:: Problem description ::
From first line to last, write out the data precisely as shown.

[Dataset entries]
++++++

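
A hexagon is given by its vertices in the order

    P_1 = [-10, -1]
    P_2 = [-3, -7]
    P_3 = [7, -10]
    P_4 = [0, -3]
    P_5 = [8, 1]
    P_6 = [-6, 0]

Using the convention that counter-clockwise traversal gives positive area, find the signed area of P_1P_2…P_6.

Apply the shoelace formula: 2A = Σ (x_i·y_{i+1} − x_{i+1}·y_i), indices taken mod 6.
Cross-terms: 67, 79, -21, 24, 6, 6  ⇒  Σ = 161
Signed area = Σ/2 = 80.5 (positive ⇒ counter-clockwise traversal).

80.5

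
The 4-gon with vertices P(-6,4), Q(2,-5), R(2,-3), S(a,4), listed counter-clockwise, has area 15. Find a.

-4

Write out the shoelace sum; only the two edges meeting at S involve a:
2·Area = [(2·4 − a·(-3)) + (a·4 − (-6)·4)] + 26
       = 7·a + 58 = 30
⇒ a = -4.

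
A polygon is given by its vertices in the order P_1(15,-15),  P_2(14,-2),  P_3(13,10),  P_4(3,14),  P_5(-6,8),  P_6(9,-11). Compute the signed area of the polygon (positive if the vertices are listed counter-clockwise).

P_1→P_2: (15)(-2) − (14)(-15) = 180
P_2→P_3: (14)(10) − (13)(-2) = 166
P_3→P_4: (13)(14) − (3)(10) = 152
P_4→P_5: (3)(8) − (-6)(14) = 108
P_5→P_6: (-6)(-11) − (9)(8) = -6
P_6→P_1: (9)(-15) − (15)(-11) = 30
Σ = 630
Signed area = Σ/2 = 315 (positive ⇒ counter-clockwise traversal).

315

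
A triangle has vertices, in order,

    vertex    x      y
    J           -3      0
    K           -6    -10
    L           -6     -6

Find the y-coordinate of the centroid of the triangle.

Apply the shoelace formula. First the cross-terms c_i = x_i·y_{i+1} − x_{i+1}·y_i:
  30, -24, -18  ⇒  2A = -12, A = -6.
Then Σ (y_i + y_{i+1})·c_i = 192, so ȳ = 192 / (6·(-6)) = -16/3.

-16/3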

++++++

:: Exercise response ::
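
A hexagon is given by its vertices in the order

    P_1 = [-10, -1]
    P_2 = [-3, -7]
    P_3 = [7, -10]
    P_4 = [0, -3]
    P_5 = [8, 1]
    P_6 = [-6, 0]

Using the convention that counter-clockwise traversal gives positive area, find the signed area of P_1P_2…P_6.

Apply the shoelace formula: 2A = Σ (x_i·y_{i+1} − x_{i+1}·y_i), indices taken mod 6.
Cross-terms: 67, 79, -21, 24, 6, 6  ⇒  Σ = 161
Signed area = Σ/2 = 80.5 (positive ⇒ counter-clockwise traversal).

80.5

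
The 4-gon with vertices P(-6,4), Q(2,-5), R(2,-3), S(a,4), listed counter-clockwise, has area 15. Find a.

-4

Write out the shoelace sum; only the two edges meeting at S involve a:
2·Area = [(2·4 − a·(-3)) + (a·4 − (-6)·4)] + 26
       = 7·a + 58 = 30
⇒ a = -4.

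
A polygon is given by its vertices in the order P_1(15,-15),  P_2(14,-2),  P_3(13,10),  P_4(3,14),  P_5(-6,8),  P_6(9,-11). Compute the signed area of the polygon (positive if the vertices are listed counter-clockwise).

P_1→P_2: (15)(-2) − (14)(-15) = 180
P_2→P_3: (14)(10) − (13)(-2) = 166
P_3→P_4: (13)(14) − (3)(10) = 152
P_4→P_5: (3)(8) − (-6)(14) = 108
P_5→P_6: (-6)(-11) − (9)(8) = -6
P_6→P_1: (9)(-15) − (15)(-11) = 30
Σ = 630
Signed area = Σ/2 = 315 (positive ⇒ counter-clockwise traversal).

315

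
A triangle has vertices, in order,

    vertex    x      y
    J           -3      0
    K           -6    -10
    L           -6     -6

Find the y-coordinate of the centroid of the triangle.

Apply the shoelace formula. First the cross-terms c_i = x_i·y_{i+1} − x_{i+1}·y_i:
  30, -24, -18  ⇒  2A = -12, A = -6.
Then Σ (y_i + y_{i+1})·c_i = 192, so ȳ = 192 / (6·(-6)) = -16/3.

-16/3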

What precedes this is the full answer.